§ **Task statement**: Repeat the data below in full and exactly.

··· Dataset records

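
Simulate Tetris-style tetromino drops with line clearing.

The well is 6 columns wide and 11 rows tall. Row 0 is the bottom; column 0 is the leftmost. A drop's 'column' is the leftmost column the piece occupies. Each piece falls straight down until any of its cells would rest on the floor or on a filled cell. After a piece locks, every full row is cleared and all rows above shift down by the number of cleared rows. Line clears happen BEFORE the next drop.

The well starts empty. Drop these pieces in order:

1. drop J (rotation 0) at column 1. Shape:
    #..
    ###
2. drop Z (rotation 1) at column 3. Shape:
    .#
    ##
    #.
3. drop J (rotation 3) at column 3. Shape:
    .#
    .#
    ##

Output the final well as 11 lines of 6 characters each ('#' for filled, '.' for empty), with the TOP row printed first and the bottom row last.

Answer: ......
......
......
......
....#.
....#.
...##.
....#.
...##.
.#.#..
.###..

Derivation:
Drop 1: J rot0 at col 1 lands with bottom-row=0; cleared 0 line(s) (total 0); column heights now [0 2 1 1 0 0], max=2
Drop 2: Z rot1 at col 3 lands with bottom-row=1; cleared 0 line(s) (total 0); column heights now [0 2 1 3 4 0], max=4
Drop 3: J rot3 at col 3 lands with bottom-row=4; cleared 0 line(s) (total 0); column heights now [0 2 1 5 7 0], max=7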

······

§ **Response**:
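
Simulate Tetris-style tetromino drops with line clearing.

The well is 6 columns wide and 11 rows tall. Row 0 is the bottom; column 0 is the leftmost. A drop's 'column' is the leftmost column the piece occupies. Each piece falls straight down until any of its cells would rest on the floor or on a filled cell. After a piece locks, every full row is cleared and all rows above shift down by the number of cleared rows. Line clears happen BEFORE the next drop.

The well starts empty. Drop these pieces in order:

1. drop J (rotation 0) at column 1. Shape:
    #..
    ###
2. drop Z (rotation 1) at column 3. Shape:
    .#
    ##
    #.
3. drop J (rotation 3) at column 3. Shape:
    .#
    .#
    ##

Output the final well as 11 lines of 6 characters each ('#' for filled, '.' for empty), with the TOP row printed first and the bottom row last.

Answer: ......
......
......
......
....#.
....#.
...##.
....#.
...##.
.#.#..
.###..

Derivation:
Drop 1: J rot0 at col 1 lands with bottom-row=0; cleared 0 line(s) (total 0); column heights now [0 2 1 1 0 0], max=2
Drop 2: Z rot1 at col 3 lands with bottom-row=1; cleared 0 line(s) (total 0); column heights now [0 2 1 3 4 0], max=4
Drop 3: J rot3 at col 3 lands with bottom-row=4; cleared 0 line(s) (total 0); column heights now [0 2 1 5 7 0], max=7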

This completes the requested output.